§ **WORK ORDER**: Write out the listing again, exactly as it appears below.

§ **SUPPLIED MATERIAL**:
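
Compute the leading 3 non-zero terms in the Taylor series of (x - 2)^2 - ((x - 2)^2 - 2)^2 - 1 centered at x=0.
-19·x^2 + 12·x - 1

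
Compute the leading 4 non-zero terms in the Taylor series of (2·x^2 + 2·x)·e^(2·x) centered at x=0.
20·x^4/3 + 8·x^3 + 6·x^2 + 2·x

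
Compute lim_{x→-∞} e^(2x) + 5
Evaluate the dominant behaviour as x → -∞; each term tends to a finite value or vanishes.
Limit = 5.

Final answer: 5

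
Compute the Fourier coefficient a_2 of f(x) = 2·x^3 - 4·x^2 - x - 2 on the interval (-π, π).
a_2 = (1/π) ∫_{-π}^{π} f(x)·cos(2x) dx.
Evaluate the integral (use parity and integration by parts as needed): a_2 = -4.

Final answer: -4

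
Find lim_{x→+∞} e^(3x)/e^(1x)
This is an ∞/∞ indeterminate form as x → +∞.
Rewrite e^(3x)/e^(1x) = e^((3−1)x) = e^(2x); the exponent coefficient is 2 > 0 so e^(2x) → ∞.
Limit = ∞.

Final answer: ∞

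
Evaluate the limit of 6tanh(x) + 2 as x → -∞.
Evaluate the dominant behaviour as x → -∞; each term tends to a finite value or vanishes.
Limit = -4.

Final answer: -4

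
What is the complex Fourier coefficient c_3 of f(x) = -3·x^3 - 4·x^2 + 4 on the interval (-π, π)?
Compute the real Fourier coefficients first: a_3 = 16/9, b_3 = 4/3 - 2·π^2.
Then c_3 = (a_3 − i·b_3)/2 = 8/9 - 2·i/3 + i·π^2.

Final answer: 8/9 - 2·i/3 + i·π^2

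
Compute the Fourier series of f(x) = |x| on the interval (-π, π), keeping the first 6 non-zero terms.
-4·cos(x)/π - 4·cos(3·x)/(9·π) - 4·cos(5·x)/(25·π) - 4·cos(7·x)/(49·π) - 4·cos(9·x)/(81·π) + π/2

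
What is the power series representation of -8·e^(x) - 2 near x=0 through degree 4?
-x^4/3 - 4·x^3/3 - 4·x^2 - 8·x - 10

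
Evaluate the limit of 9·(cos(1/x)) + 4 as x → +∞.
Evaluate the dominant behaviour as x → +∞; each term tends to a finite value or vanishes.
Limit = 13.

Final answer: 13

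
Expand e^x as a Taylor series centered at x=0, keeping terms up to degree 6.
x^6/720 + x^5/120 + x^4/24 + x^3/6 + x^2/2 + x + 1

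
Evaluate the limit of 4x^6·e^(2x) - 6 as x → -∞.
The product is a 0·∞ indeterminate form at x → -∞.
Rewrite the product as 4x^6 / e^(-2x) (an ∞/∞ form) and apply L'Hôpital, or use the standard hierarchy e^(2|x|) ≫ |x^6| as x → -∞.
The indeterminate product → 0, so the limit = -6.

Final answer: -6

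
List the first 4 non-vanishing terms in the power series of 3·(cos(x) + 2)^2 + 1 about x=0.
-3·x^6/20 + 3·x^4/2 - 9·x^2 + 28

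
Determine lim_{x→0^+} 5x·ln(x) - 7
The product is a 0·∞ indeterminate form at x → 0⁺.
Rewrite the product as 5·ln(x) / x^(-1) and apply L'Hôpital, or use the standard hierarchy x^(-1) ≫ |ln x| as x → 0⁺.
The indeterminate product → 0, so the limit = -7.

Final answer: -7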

§ **SOLUTION TO THE EXERCISE**:
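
Compute the leading 3 non-zero terms in the Taylor series of (x - 2)^2 - ((x - 2)^2 - 2)^2 - 1 centered at x=0.
-19·x^2 + 12·x - 1

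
Compute the leading 4 non-zero terms in the Taylor series of (2·x^2 + 2·x)·e^(2·x) centered at x=0.
20·x^4/3 + 8·x^3 + 6·x^2 + 2·x

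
Compute lim_{x→-∞} e^(2x) + 5
Evaluate the dominant behaviour as x → -∞; each term tends to a finite value or vanishes.
Limit = 5.

Final answer: 5

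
Compute the Fourier coefficient a_2 of f(x) = 2·x^3 - 4·x^2 - x - 2 on the interval (-π, π).
a_2 = (1/π) ∫_{-π}^{π} f(x)·cos(2x) dx.
Evaluate the integral (use parity and integration by parts as needed): a_2 = -4.

Final answer: -4

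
Find lim_{x→+∞} e^(3x)/e^(1x)
This is an ∞/∞ indeterminate form as x → +∞.
Rewrite e^(3x)/e^(1x) = e^((3−1)x) = e^(2x); the exponent coefficient is 2 > 0 so e^(2x) → ∞.
Limit = ∞.

Final answer: ∞

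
Evaluate the limit of 6tanh(x) + 2 as x → -∞.
Evaluate the dominant behaviour as x → -∞; each term tends to a finite value or vanishes.
Limit = -4.

Final answer: -4

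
What is the complex Fourier coefficient c_3 of f(x) = -3·x^3 - 4·x^2 + 4 on the interval (-π, π)?
Compute the real Fourier coefficients first: a_3 = 16/9, b_3 = 4/3 - 2·π^2.
Then c_3 = (a_3 − i·b_3)/2 = 8/9 - 2·i/3 + i·π^2.

Final answer: 8/9 - 2·i/3 + i·π^2

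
Compute the Fourier series of f(x) = |x| on the interval (-π, π), keeping the first 6 non-zero terms.
-4·cos(x)/π - 4·cos(3·x)/(9·π) - 4·cos(5·x)/(25·π) - 4·cos(7·x)/(49·π) - 4·cos(9·x)/(81·π) + π/2

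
What is the power series representation of -8·e^(x) - 2 near x=0 through degree 4?
-x^4/3 - 4·x^3/3 - 4·x^2 - 8·x - 10

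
Evaluate the limit of 9·(cos(1/x)) + 4 as x → +∞.
Evaluate the dominant behaviour as x → +∞; each term tends to a finite value or vanishes.
Limit = 13.

Final answer: 13

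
Expand e^x as a Taylor series centered at x=0, keeping terms up to degree 6.
x^6/720 + x^5/120 + x^4/24 + x^3/6 + x^2/2 + x + 1

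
Evaluate the limit of 4x^6·e^(2x) - 6 as x → -∞.
The product is a 0·∞ indeterminate form at x → -∞.
Rewrite the product as 4x^6 / e^(-2x) (an ∞/∞ form) and apply L'Hôpital, or use the standard hierarchy e^(2|x|) ≫ |x^6| as x → -∞.
The indeterminate product → 0, so the limit = -6.

Final answer: -6

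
List the first 4 non-vanishing terms in the power series of 3·(cos(x) + 2)^2 + 1 about x=0.
-3·x^6/20 + 3·x^4/2 - 9·x^2 + 28

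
Determine lim_{x→0^+} 5x·ln(x) - 7
The product is a 0·∞ indeterminate form at x → 0⁺.
Rewrite the product as 5·ln(x) / x^(-1) and apply L'Hôpital, or use the standard hierarchy x^(-1) ≫ |ln x| as x → 0⁺.
The indeterminate product → 0, so the limit = -7.

Final answer: -7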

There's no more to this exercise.